» **TASK INSTRUCTIONS**:
Below is a set of records. Repeat all of them exactly.

Collected data entries:
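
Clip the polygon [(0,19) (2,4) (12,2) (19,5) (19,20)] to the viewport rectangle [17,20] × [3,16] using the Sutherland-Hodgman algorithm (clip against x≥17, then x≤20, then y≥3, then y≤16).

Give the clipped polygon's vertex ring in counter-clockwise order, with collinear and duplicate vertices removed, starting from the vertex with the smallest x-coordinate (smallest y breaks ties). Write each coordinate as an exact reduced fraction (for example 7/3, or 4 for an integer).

Clipped polygon: [(17,29/7) (19,5) (19,16) (17,16)]

1. After x ≥ 17: [(17,378/19) (17,29/7) (19,5) (19,20)]
2. After x ≤ 20: [(17,378/19) (17,29/7) (19,5) (19,20)]
3. After y ≥ 3: [(17,378/19) (17,29/7) (19,5) (19,20)]
4. After y ≤ 16: [(17,16) (17,29/7) (19,5) (19,16)]
5. Canonical ring: [(17,29/7) (19,5) (19,16) (17,16)]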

» **OUTPUT BELOW**:
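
Clip the polygon [(0,19) (2,4) (12,2) (19,5) (19,20)] to the viewport rectangle [17,20] × [3,16] using the Sutherland-Hodgman algorithm (clip against x≥17, then x≤20, then y≥3, then y≤16).

Give the clipped polygon's vertex ring in counter-clockwise order, with collinear and duplicate vertices removed, starting from the vertex with the smallest x-coordinate (smallest y breaks ties). Write each coordinate as an exact reduced fraction (for example 7/3, or 4 for an integer).

Clipped polygon: [(17,29/7) (19,5) (19,16) (17,16)]

1. After x ≥ 17: [(17,378/19) (17,29/7) (19,5) (19,20)]
2. After x ≤ 20: [(17,378/19) (17,29/7) (19,5) (19,20)]
3. After y ≥ 3: [(17,378/19) (17,29/7) (19,5) (19,20)]
4. After y ≤ 16: [(17,16) (17,29/7) (19,5) (19,16)]
5. Canonical ring: [(17,29/7) (19,5) (19,16) (17,16)]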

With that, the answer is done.